- _Try it_:
Your task is to find every line in the records that holds the string "Which" and copy it.

Collected data:
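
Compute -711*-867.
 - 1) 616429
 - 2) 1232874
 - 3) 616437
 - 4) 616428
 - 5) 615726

-711 * -867 = 616437
3) 616437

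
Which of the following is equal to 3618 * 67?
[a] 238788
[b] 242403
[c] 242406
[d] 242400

3618 * 67 = 242406
c) 242406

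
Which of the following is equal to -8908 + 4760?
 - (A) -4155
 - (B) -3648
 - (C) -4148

-8908 + 4760 = -4148
C) -4148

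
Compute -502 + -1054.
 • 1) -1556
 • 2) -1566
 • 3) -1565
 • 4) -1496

-502 + -1054 = -1556
1) -1556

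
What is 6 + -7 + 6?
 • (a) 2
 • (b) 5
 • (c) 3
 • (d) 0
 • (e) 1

First: 6 + -7 = -1
Then: -1 + 6 = 5
b) 5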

- _Worked solution_:
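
Which of the following is equal to 3618 * 67?
Which of the following is equal to -8908 + 4760?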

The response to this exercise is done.